Data under study:
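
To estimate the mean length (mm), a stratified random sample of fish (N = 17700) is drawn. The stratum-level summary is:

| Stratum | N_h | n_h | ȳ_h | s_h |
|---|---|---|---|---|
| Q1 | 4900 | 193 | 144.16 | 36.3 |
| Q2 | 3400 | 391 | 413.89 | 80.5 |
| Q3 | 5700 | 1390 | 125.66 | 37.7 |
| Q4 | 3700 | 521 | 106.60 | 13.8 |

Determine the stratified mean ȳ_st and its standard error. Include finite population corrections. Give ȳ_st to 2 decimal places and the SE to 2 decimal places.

ȳ_st ≈ 182.16, SE ≈ 1.07

ȳ_st = Σ W_h ȳ_h = (4900·144.16 + 3400·413.89 + 5700·125.66 + 3700·106.60)/17700 = 182.16339
V̂(ȳ_st) = Σ W_h² (1 − n_h/N_h) s_h²/n_h, with W_h = N_h/N and N = 17700:
  stratum Q1: (4900/17700)²·(1 − 193/4900)·36.3²/193 = 0.502631
  stratum Q2: (3400/17700)²·(1 − 391/3400)·80.5²/391 = 0.541215
  stratum Q3: (5700/17700)²·(1 − 1390/5700)·37.7²/1390 = 0.0801814
  stratum Q4: (3700/17700)²·(1 − 521/3700)·13.8²/521 = 0.0137235
V̂(ȳ_st) = 1.13775
SE(ȳ_st) = √1.13775 = 1.06665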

Task to carry out:
Starting at the line that contains "n_h | ȳ_h | s_h |", output every remaining line of the data exactly, and stop after the last one.

The answer:
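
| Stratum | N_h | n_h | ȳ_h | s_h |
|---|---|---|---|---|
| Q1 | 4900 | 193 | 144.16 | 36.3 |
| Q2 | 3400 | 391 | 413.89 | 80.5 |
| Q3 | 5700 | 1390 | 125.66 | 37.7 |
| Q4 | 3700 | 521 | 106.60 | 13.8 |

Determine the stratified mean ȳ_st and its standard error. Include finite population corrections. Give ȳ_st to 2 decimal places and the SE to 2 decimal places.

ȳ_st ≈ 182.16, SE ≈ 1.07

ȳ_st = Σ W_h ȳ_h = (4900·144.16 + 3400·413.89 + 5700·125.66 + 3700·106.60)/17700 = 182.16339
V̂(ȳ_st) = Σ W_h² (1 − n_h/N_h) s_h²/n_h, with W_h = N_h/N and N = 17700:
  stratum Q1: (4900/17700)²·(1 − 193/4900)·36.3²/193 = 0.502631
  stratum Q2: (3400/17700)²·(1 − 391/3400)·80.5²/391 = 0.541215
  stratum Q3: (5700/17700)²·(1 − 1390/5700)·37.7²/1390 = 0.0801814
  stratum Q4: (3700/17700)²·(1 − 521/3700)·13.8²/521 = 0.0137235
V̂(ȳ_st) = 1.13775
SE(ȳ_st) = √1.13775 = 1.06665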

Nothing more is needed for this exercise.